## TASK STATEMENT
Look for "positive" in each line of the records, and copy the lines that have it.

(Stored data)
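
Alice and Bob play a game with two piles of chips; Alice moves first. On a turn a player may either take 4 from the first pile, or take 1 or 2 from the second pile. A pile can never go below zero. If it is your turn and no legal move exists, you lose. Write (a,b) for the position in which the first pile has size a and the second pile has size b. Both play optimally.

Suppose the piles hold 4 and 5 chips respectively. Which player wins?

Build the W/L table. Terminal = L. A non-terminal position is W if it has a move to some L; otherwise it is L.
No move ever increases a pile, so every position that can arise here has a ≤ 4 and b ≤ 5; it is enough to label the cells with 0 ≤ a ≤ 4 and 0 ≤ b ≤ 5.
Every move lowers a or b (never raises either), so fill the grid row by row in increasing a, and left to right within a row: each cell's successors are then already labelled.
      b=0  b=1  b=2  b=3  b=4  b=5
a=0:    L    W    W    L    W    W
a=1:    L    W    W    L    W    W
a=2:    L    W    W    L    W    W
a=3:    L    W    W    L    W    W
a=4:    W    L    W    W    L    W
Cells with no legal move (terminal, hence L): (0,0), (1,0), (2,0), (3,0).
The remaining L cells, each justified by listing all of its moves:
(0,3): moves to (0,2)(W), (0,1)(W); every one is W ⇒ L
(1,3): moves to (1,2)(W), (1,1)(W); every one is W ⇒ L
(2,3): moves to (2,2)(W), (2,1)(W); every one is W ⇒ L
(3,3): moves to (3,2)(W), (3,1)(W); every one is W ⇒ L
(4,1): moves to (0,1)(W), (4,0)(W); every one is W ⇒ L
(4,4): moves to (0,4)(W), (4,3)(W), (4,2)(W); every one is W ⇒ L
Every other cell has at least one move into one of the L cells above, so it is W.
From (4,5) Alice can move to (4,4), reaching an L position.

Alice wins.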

...

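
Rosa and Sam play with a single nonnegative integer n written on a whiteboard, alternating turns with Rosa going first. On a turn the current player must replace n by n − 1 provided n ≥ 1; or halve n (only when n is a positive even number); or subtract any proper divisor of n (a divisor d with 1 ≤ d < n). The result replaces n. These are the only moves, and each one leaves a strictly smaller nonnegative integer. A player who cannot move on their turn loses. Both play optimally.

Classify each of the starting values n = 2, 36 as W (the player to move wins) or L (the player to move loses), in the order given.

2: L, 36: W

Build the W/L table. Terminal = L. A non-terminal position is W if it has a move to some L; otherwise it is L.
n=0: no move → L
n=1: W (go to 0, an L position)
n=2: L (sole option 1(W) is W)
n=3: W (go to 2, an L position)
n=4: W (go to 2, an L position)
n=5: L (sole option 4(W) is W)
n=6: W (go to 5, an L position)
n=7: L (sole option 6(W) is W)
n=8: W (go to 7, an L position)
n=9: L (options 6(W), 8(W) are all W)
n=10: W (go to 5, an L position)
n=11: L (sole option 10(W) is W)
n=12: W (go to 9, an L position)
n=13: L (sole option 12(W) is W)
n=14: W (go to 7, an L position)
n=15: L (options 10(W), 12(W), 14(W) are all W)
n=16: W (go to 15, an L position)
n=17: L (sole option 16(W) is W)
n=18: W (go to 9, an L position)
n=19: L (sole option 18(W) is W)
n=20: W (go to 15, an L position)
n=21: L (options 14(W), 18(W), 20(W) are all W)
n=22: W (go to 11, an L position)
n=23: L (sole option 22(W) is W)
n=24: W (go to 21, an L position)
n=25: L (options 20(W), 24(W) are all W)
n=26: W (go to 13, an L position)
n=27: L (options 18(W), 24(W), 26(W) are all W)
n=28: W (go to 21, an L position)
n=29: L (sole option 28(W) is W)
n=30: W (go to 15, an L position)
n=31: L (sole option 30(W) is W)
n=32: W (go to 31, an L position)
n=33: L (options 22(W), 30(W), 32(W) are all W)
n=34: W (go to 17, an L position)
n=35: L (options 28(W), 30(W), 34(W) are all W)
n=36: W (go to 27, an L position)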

* * *

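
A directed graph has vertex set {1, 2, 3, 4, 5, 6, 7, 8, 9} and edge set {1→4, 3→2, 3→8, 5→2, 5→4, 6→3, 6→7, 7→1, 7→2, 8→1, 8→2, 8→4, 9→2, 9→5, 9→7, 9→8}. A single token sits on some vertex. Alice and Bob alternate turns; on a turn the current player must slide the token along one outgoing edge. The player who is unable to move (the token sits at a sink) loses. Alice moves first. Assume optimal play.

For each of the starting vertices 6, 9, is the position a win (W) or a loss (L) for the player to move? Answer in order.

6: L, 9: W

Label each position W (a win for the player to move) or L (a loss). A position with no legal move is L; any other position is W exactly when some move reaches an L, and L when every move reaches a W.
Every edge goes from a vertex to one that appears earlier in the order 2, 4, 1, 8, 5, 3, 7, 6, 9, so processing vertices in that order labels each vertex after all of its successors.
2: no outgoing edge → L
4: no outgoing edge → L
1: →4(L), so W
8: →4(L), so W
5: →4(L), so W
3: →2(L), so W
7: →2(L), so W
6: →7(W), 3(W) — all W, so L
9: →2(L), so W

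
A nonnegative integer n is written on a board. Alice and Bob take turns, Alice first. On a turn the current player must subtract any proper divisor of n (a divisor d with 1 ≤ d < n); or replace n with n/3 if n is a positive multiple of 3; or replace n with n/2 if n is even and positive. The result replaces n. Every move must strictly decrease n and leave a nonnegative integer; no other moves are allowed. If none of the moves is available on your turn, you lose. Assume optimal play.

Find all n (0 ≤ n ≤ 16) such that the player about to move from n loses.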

## RESPONSE AREA
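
Rosa and Sam play with a single nonnegative integer n written on a whiteboard, alternating turns with Rosa going first. On a turn the current player must replace n by n − 1 provided n ≥ 1; or halve n (only when n is a positive even number); or subtract any proper divisor of n (a divisor d with 1 ≤ d < n). The result replaces n. These are the only moves, and each one leaves a strictly smaller nonnegative integer. A player who cannot move on their turn loses. Both play optimally.
A nonnegative integer n is written on a board. Alice and Bob take turns, Alice first. On a turn the current player must subtract any proper divisor of n (a divisor d with 1 ≤ d < n); or replace n with n/3 if n is a positive multiple of 3; or replace n with n/2 if n is even and positive. The result replaces n. Every move must strictly decrease n and leave a nonnegative integer; no other moves are allowed. If none of the moves is available on your turn, you lose. Assume optimal play.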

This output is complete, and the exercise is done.